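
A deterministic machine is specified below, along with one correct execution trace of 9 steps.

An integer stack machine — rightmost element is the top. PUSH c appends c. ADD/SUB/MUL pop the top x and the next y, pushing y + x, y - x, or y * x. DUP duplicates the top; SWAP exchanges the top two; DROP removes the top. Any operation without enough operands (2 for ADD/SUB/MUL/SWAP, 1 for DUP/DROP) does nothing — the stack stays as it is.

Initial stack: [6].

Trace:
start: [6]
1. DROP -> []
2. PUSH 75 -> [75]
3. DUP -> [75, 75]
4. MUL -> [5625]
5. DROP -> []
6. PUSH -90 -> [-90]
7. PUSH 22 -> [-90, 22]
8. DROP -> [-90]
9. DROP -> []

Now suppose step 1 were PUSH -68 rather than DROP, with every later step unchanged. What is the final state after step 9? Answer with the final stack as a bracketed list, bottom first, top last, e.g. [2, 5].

(re-executing from step 1 with the substitution; state before step 1: [6])
1. PUSH -68 -> [6, -68]
2. PUSH 75 -> [6, -68, 75]
3. DUP -> [6, -68, 75, 75]
4. MUL -> [6, -68, 5625]
5. DROP -> [6, -68]
6. PUSH -90 -> [6, -68, -90]
7. PUSH 22 -> [6, -68, -90, 22]
8. DROP -> [6, -68, -90]
9. DROP -> [6, -68]

[6, -68]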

§ Exercise requirements: Exactly as they appear above, write out all of the lines.

§ Answer to this exercise:
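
A deterministic machine is specified below, along with one correct execution trace of 9 steps.

An integer stack machine — rightmost element is the top. PUSH c appends c. ADD/SUB/MUL pop the top x and the next y, pushing y + x, y - x, or y * x. DUP duplicates the top; SWAP exchanges the top two; DROP removes the top. Any operation without enough operands (2 for ADD/SUB/MUL/SWAP, 1 for DUP/DROP) does nothing — the stack stays as it is.

Initial stack: [6].

Trace:
start: [6]
1. DROP -> []
2. PUSH 75 -> [75]
3. DUP -> [75, 75]
4. MUL -> [5625]
5. DROP -> []
6. PUSH -90 -> [-90]
7. PUSH 22 -> [-90, 22]
8. DROP -> [-90]
9. DROP -> []

Now suppose step 1 were PUSH -68 rather than DROP, with every later step unchanged. What is the final state after step 9? Answer with the final stack as a bracketed list, bottom first, top last, e.g. [2, 5].

(re-executing from step 1 with the substitution; state before step 1: [6])
1. PUSH -68 -> [6, -68]
2. PUSH 75 -> [6, -68, 75]
3. DUP -> [6, -68, 75, 75]
4. MUL -> [6, -68, 5625]
5. DROP -> [6, -68]
6. PUSH -90 -> [6, -68, -90]
7. PUSH 22 -> [6, -68, -90, 22]
8. DROP -> [6, -68, -90]
9. DROP -> [6, -68]

[6, -68]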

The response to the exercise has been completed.